*** Opening DATASET ENTRIES ***
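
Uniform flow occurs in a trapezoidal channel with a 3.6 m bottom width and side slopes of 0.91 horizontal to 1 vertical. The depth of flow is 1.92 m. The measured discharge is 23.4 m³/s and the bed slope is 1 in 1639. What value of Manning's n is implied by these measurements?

n = 0.012

With bottom width b = 3.6 m and side slope z = 0.91: A = (b + zy)y = (3.6 + 0.91×1.92)×1.92 = 10.27 m²; P = b + 2y√(1+z²) = 3.6 + 2×1.92×1.352 = 8.792 m.
Hydraulic radius R = A/P = 10.27/8.792 = 1.168 m.
Rearranging Manning's equation: n = (1/Q) A R^(2/3) S^(1/2) = (1/23.4) × 10.27 × 1.168^(2/3) × √0.0006101 = 0.012.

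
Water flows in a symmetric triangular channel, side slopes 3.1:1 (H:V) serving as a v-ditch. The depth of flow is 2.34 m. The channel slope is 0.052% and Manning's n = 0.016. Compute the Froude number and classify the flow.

subcritical

For a triangular section with side slope z = 3.1: A = zy² = 3.1×2.34² = 16.97 m²; P = 2y√(1+z²) = 2×2.34×3.257 = 15.24 m.
Hydraulic radius R = A/P = 16.97/15.24 = 1.113 m.
V = (1/n) R^(2/3) √S = (1/0.016) × 1.113^(2/3) × √0.00052 = 1.531 m/s. Hydraulic depth D_h = A/T = 16.97/14.51 = 1.17 m.
Froude number Fr = V/√(g·D_h) = 1.531/√(9.81×1.17) = 0.452, which is less than 1, so the flow is subcritical.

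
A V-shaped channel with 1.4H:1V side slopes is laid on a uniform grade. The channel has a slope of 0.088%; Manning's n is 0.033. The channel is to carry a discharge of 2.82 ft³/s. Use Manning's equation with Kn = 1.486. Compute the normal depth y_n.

y_n = 1.46 ft

Manning's equation rearranged: A R^(2/3) = nQ / (1.486·√S) = 0.033 × 2.82 / (1.486 × √0.00088) = 2.111.
Trying y = 1.09 ft: A R^(2/3) = 0.9673 — too small.
Trying y = 1.58 ft: A R^(2/3) = 2.603 — too large.
Trying y = 1.46 ft: A R^(2/3) = 2.109 — matches.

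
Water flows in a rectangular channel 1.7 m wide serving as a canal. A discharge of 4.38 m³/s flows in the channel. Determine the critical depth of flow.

For a rectangular channel, critical depth y_c = (q²/g)^(1/3) where q = Q/b = 4.38/1.7 = 2.576 m²/s.
So y_c = (2.576²/9.81)^(1/3) = 0.878 m.

y_c = 0.878 m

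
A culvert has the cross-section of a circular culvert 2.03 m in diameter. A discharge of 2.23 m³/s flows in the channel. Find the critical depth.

At critical depth, Q² T / (g A³) = 1, i.e. A³/T = Q²/g = 2.23²/9.81 = 0.5069.
Try y = 0.871 m: A³/T = 1.163 — over.
Try y = 0.702 m: A³/T = 0.5072 — close enough.

y_c = 0.702 m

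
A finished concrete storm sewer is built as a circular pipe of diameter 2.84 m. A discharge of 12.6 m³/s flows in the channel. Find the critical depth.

At critical depth, Q² T / (g A³) = 1, i.e. A³/T = Q²/g = 12.6²/9.81 = 16.18.
At y = 1.84 m: A³/T = 30.18 — high.
At y = 1.56 m: A³/T = 16.02 — ≈ 16.18.

y_c = 1.56 m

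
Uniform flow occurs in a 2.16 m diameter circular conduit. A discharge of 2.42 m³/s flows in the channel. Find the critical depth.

y_c = 0.719 m

At critical depth, Q² T / (g A³) = 1, i.e. A³/T = Q²/g = 2.42²/9.81 = 0.597.
Try y = 0.91 m: A³/T = 1.479 — over.
Try y = 0.578 m: A³/T = 0.2561 — short.
Try y = 0.719 m: A³/T = 0.597 — close enough.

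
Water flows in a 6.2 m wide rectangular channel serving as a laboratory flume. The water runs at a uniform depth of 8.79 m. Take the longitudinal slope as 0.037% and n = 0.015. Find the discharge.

Flow area A = b·y = 6.2 × 8.79 = 54.5 m². Wetted perimeter P = b + 2y = 6.2 + 2×8.79 = 23.78 m.
Hydraulic radius R = A/P = 54.5/23.78 = 2.292 m.
Manning's equation: Q = (1/n) A R^(2/3) S^(1/2) = (1/0.015) × 54.5 × 2.292^(2/3) × 0.00037^(1/2) = 121 m³/s.

Q = 121 m³/s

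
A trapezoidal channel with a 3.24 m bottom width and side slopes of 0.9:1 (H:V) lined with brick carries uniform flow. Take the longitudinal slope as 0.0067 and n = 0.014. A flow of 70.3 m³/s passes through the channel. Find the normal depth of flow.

Manning's equation rearranged: A R^(2/3) = nQ / (1·√S) = 0.014 × 70.3 / (√0.0067) = 12.02.
At y = 1.5 m: A R^(2/3) = 6.636 — short.
At y = 2.53 m: A R^(2/3) = 17.38 — over.
At y = 2.08 m: A R^(2/3) = 12.03 — close enough.

y_n = 2.08 m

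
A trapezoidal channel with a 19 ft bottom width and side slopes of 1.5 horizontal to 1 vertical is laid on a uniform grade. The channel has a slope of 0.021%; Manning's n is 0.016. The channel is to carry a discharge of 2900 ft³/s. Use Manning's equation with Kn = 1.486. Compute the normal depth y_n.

y_n = 13.7 ft

Manning's equation rearranged: A R^(2/3) = nQ / (1.486·√S) = 0.016 × 2900 / (1.486 × √0.00021) = 2155.
Try y = 10.4 ft: A R^(2/3) = 1236 — short.
Try y = 17.1 ft: A R^(2/3) = 3417 — over.
Try y = 13.7 ft: A R^(2/3) = 2153 — matches.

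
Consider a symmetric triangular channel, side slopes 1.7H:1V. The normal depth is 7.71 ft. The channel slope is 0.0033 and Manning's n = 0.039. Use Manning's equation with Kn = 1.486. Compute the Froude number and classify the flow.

subcritical

For a triangular section with side slope z = 1.7: A = zy² = 1.7×7.71² = 101.1 ft²; P = 2y√(1+z²) = 2×7.71×1.972 = 30.41 ft.
Hydraulic radius R = A/P = 101.1/30.41 = 3.323 ft.
V = (1.486/n) R^(2/3) √S = (1.486/0.039) × 3.323^(2/3) × √0.0033 = 4.874 ft/s. Hydraulic depth D_h = A/T = 101.1/26.21 = 3.855 ft.
Froude number Fr = V/√(g·D_h) = 4.874/√(32.2×3.855) = 0.437, which is less than 1, so the flow is subcritical.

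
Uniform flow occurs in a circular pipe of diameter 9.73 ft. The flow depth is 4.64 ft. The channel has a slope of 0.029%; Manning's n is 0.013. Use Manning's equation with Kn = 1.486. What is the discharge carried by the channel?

Q = 121 ft³/s

For a circular section of diameter D = 9.73 ft at depth y = 4.64 ft, the central angle is θ = 2 arccos(1 − 2y/D) = 3.049 rad. Then A = (D²/8)(θ − sin θ) = 34.99 ft² and P = Dθ/2 = 14.83 ft.
Hydraulic radius R = A/P = 34.99/14.83 = 2.359 ft.
Manning's equation: Q = (1.486/n) A R^(2/3) S^(1/2) = (1.486/0.013) × 34.99 × 2.359^(2/3) × 0.00029^(1/2) = 121 ft³/s.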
*** Closing DATASET ENTRIES ***
▶ **TASK DIRECTIONS**
Without changing a word, write out each entry again.

▶ **TASK SOLUTION**
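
Uniform flow occurs in a trapezoidal channel with a 3.6 m bottom width and side slopes of 0.91 horizontal to 1 vertical. The depth of flow is 1.92 m. The measured discharge is 23.4 m³/s and the bed slope is 1 in 1639. What value of Manning's n is implied by these measurements?

n = 0.012

With bottom width b = 3.6 m and side slope z = 0.91: A = (b + zy)y = (3.6 + 0.91×1.92)×1.92 = 10.27 m²; P = b + 2y√(1+z²) = 3.6 + 2×1.92×1.352 = 8.792 m.
Hydraulic radius R = A/P = 10.27/8.792 = 1.168 m.
Rearranging Manning's equation: n = (1/Q) A R^(2/3) S^(1/2) = (1/23.4) × 10.27 × 1.168^(2/3) × √0.0006101 = 0.012.

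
Water flows in a symmetric triangular channel, side slopes 3.1:1 (H:V) serving as a v-ditch. The depth of flow is 2.34 m. The channel slope is 0.052% and Manning's n = 0.016. Compute the Froude number and classify the flow.

subcritical

For a triangular section with side slope z = 3.1: A = zy² = 3.1×2.34² = 16.97 m²; P = 2y√(1+z²) = 2×2.34×3.257 = 15.24 m.
Hydraulic radius R = A/P = 16.97/15.24 = 1.113 m.
V = (1/n) R^(2/3) √S = (1/0.016) × 1.113^(2/3) × √0.00052 = 1.531 m/s. Hydraulic depth D_h = A/T = 16.97/14.51 = 1.17 m.
Froude number Fr = V/√(g·D_h) = 1.531/√(9.81×1.17) = 0.452, which is less than 1, so the flow is subcritical.

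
A V-shaped channel with 1.4H:1V side slopes is laid on a uniform grade. The channel has a slope of 0.088%; Manning's n is 0.033. The channel is to carry a discharge of 2.82 ft³/s. Use Manning's equation with Kn = 1.486. Compute the normal depth y_n.

y_n = 1.46 ft

Manning's equation rearranged: A R^(2/3) = nQ / (1.486·√S) = 0.033 × 2.82 / (1.486 × √0.00088) = 2.111.
Trying y = 1.09 ft: A R^(2/3) = 0.9673 — too small.
Trying y = 1.58 ft: A R^(2/3) = 2.603 — too large.
Trying y = 1.46 ft: A R^(2/3) = 2.109 — matches.

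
Water flows in a rectangular channel 1.7 m wide serving as a canal. A discharge of 4.38 m³/s flows in the channel. Determine the critical depth of flow.

For a rectangular channel, critical depth y_c = (q²/g)^(1/3) where q = Q/b = 4.38/1.7 = 2.576 m²/s.
So y_c = (2.576²/9.81)^(1/3) = 0.878 m.

y_c = 0.878 m

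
A culvert has the cross-section of a circular culvert 2.03 m in diameter. A discharge of 2.23 m³/s flows in the channel. Find the critical depth.

At critical depth, Q² T / (g A³) = 1, i.e. A³/T = Q²/g = 2.23²/9.81 = 0.5069.
Try y = 0.871 m: A³/T = 1.163 — over.
Try y = 0.702 m: A³/T = 0.5072 — close enough.

y_c = 0.702 m

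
A finished concrete storm sewer is built as a circular pipe of diameter 2.84 m. A discharge of 12.6 m³/s flows in the channel. Find the critical depth.

At critical depth, Q² T / (g A³) = 1, i.e. A³/T = Q²/g = 12.6²/9.81 = 16.18.
At y = 1.84 m: A³/T = 30.18 — high.
At y = 1.56 m: A³/T = 16.02 — ≈ 16.18.

y_c = 1.56 m

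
Uniform flow occurs in a 2.16 m diameter circular conduit. A discharge of 2.42 m³/s flows in the channel. Find the critical depth.

y_c = 0.719 m

At critical depth, Q² T / (g A³) = 1, i.e. A³/T = Q²/g = 2.42²/9.81 = 0.597.
Try y = 0.91 m: A³/T = 1.479 — over.
Try y = 0.578 m: A³/T = 0.2561 — short.
Try y = 0.719 m: A³/T = 0.597 — close enough.

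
Water flows in a 6.2 m wide rectangular channel serving as a laboratory flume. The water runs at a uniform depth of 8.79 m. Take the longitudinal slope as 0.037% and n = 0.015. Find the discharge.

Flow area A = b·y = 6.2 × 8.79 = 54.5 m². Wetted perimeter P = b + 2y = 6.2 + 2×8.79 = 23.78 m.
Hydraulic radius R = A/P = 54.5/23.78 = 2.292 m.
Manning's equation: Q = (1/n) A R^(2/3) S^(1/2) = (1/0.015) × 54.5 × 2.292^(2/3) × 0.00037^(1/2) = 121 m³/s.

Q = 121 m³/s

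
A trapezoidal channel with a 3.24 m bottom width and side slopes of 0.9:1 (H:V) lined with brick carries uniform flow. Take the longitudinal slope as 0.0067 and n = 0.014. A flow of 70.3 m³/s passes through the channel. Find the normal depth of flow.

Manning's equation rearranged: A R^(2/3) = nQ / (1·√S) = 0.014 × 70.3 / (√0.0067) = 12.02.
At y = 1.5 m: A R^(2/3) = 6.636 — short.
At y = 2.53 m: A R^(2/3) = 17.38 — over.
At y = 2.08 m: A R^(2/3) = 12.03 — close enough.

y_n = 2.08 m

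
A trapezoidal channel with a 19 ft bottom width and side slopes of 1.5 horizontal to 1 vertical is laid on a uniform grade. The channel has a slope of 0.021%; Manning's n is 0.016. The channel is to carry a discharge of 2900 ft³/s. Use Manning's equation with Kn = 1.486. Compute the normal depth y_n.

y_n = 13.7 ft

Manning's equation rearranged: A R^(2/3) = nQ / (1.486·√S) = 0.016 × 2900 / (1.486 × √0.00021) = 2155.
Try y = 10.4 ft: A R^(2/3) = 1236 — short.
Try y = 17.1 ft: A R^(2/3) = 3417 — over.
Try y = 13.7 ft: A R^(2/3) = 2153 — matches.

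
Consider a symmetric triangular channel, side slopes 1.7H:1V. The normal depth is 7.71 ft. The channel slope is 0.0033 and Manning's n = 0.039. Use Manning's equation with Kn = 1.486. Compute the Froude number and classify the flow.

subcritical

For a triangular section with side slope z = 1.7: A = zy² = 1.7×7.71² = 101.1 ft²; P = 2y√(1+z²) = 2×7.71×1.972 = 30.41 ft.
Hydraulic radius R = A/P = 101.1/30.41 = 3.323 ft.
V = (1.486/n) R^(2/3) √S = (1.486/0.039) × 3.323^(2/3) × √0.0033 = 4.874 ft/s. Hydraulic depth D_h = A/T = 101.1/26.21 = 3.855 ft.
Froude number Fr = V/√(g·D_h) = 4.874/√(32.2×3.855) = 0.437, which is less than 1, so the flow is subcritical.

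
Uniform flow occurs in a circular pipe of diameter 9.73 ft. The flow depth is 4.64 ft. The channel has a slope of 0.029%; Manning's n is 0.013. Use Manning's equation with Kn = 1.486. What is the discharge carried by the channel?

Q = 121 ft³/s

For a circular section of diameter D = 9.73 ft at depth y = 4.64 ft, the central angle is θ = 2 arccos(1 − 2y/D) = 3.049 rad. Then A = (D²/8)(θ − sin θ) = 34.99 ft² and P = Dθ/2 = 14.83 ft.
Hydraulic radius R = A/P = 34.99/14.83 = 2.359 ft.
Manning's equation: Q = (1.486/n) A R^(2/3) S^(1/2) = (1.486/0.013) × 34.99 × 2.359^(2/3) × 0.00029^(1/2) = 121 ft³/s.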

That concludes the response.